Your objective: Give the records again exactly, with every character kept.
____
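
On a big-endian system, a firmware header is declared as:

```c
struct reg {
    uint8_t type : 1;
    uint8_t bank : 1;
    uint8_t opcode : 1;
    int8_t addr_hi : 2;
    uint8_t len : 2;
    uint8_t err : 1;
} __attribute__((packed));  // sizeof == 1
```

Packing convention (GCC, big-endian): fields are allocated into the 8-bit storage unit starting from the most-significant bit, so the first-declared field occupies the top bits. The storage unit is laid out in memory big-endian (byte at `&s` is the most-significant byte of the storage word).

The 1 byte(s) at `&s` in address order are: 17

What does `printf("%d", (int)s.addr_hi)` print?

-2

[0]=0x17 (big-endian) → word 0x17
type [7+:1] = (word>>7) & 0x1 = 0
bank [6+:1] = (word>>6) & 0x1 = 0
opcode [5+:1] = (word>>5) & 0x1 = 0
addr_hi [3+:2] = (word>>3) & 0x3 = 2  ←
len [1+:2] = (word>>1) & 0x3 = 3
err [0+:1] = (word>>0) & 0x1 = 1
addr_hi signed 2b, MSB=1: 2 - 4 = -2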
____
Exercise response:
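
On a big-endian system, a firmware header is declared as:

```c
struct reg {
    uint8_t type : 1;
    uint8_t bank : 1;
    uint8_t opcode : 1;
    int8_t addr_hi : 2;
    uint8_t len : 2;
    uint8_t err : 1;
} __attribute__((packed));  // sizeof == 1
```

Packing convention (GCC, big-endian): fields are allocated into the 8-bit storage unit starting from the most-significant bit, so the first-declared field occupies the top bits. The storage unit is laid out in memory big-endian (byte at `&s` is the most-significant byte of the storage word).

The 1 byte(s) at `&s` in address order are: 17

What does `printf("%d", (int)s.addr_hi)` print?

-2

[0]=0x17 (big-endian) → word 0x17
type [7+:1] = (word>>7) & 0x1 = 0
bank [6+:1] = (word>>6) & 0x1 = 0
opcode [5+:1] = (word>>5) & 0x1 = 0
addr_hi [3+:2] = (word>>3) & 0x3 = 2  ←
len [1+:2] = (word>>1) & 0x3 = 3
err [0+:1] = (word>>0) & 0x1 = 1
addr_hi signed 2b, MSB=1: 2 - 4 = -2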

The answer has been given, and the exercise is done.